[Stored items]

------------------------------------------------

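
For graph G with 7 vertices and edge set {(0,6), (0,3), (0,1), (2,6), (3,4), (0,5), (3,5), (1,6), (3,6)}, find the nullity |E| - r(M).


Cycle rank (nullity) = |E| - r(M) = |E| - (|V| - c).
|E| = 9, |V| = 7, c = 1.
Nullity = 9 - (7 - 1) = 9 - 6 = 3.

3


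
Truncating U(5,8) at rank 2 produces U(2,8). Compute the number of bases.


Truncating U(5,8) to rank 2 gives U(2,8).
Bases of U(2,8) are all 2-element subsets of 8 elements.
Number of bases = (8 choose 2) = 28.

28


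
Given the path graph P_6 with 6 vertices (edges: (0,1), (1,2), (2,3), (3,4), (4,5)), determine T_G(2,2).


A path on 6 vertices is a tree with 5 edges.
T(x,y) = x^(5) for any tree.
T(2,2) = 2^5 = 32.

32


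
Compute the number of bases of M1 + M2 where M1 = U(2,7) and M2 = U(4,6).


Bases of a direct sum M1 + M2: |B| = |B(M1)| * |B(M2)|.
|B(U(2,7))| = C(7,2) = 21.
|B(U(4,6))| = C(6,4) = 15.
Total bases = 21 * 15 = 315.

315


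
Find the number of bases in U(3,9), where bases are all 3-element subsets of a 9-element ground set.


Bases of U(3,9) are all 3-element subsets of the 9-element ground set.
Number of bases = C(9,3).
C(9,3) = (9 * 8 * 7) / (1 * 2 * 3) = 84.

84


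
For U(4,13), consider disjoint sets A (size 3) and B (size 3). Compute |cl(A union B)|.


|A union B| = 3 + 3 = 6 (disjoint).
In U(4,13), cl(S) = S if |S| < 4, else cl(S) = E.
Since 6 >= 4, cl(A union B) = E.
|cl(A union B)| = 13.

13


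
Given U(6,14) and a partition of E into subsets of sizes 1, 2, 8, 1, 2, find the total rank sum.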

------------------------------------------------

Aim of the task: Make an exact copy of the data above.

Task output:
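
For graph G with 7 vertices and edge set {(0,6), (0,3), (0,1), (2,6), (3,4), (0,5), (3,5), (1,6), (3,6)}, find the nullity |E| - r(M).


Cycle rank (nullity) = |E| - r(M) = |E| - (|V| - c).
|E| = 9, |V| = 7, c = 1.
Nullity = 9 - (7 - 1) = 9 - 6 = 3.

3


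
Truncating U(5,8) at rank 2 produces U(2,8). Compute the number of bases.


Truncating U(5,8) to rank 2 gives U(2,8).
Bases of U(2,8) are all 2-element subsets of 8 elements.
Number of bases = (8 choose 2) = 28.

28


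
Given the path graph P_6 with 6 vertices (edges: (0,1), (1,2), (2,3), (3,4), (4,5)), determine T_G(2,2).


A path on 6 vertices is a tree with 5 edges.
T(x,y) = x^(5) for any tree.
T(2,2) = 2^5 = 32.

32


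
Compute the number of bases of M1 + M2 where M1 = U(2,7) and M2 = U(4,6).


Bases of a direct sum M1 + M2: |B| = |B(M1)| * |B(M2)|.
|B(U(2,7))| = C(7,2) = 21.
|B(U(4,6))| = C(6,4) = 15.
Total bases = 21 * 15 = 315.

315


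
Find the number of bases in U(3,9), where bases are all 3-element subsets of a 9-element ground set.


Bases of U(3,9) are all 3-element subsets of the 9-element ground set.
Number of bases = C(9,3).
C(9,3) = (9 * 8 * 7) / (1 * 2 * 3) = 84.

84


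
For U(4,13), consider disjoint sets A (size 3) and B (size 3). Compute |cl(A union B)|.


|A union B| = 3 + 3 = 6 (disjoint).
In U(4,13), cl(S) = S if |S| < 4, else cl(S) = E.
Since 6 >= 4, cl(A union B) = E.
|cl(A union B)| = 13.

13


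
Given U(6,14) and a partition of E into subsets of sizes 1, 2, 8, 1, 2, find the total rank sum.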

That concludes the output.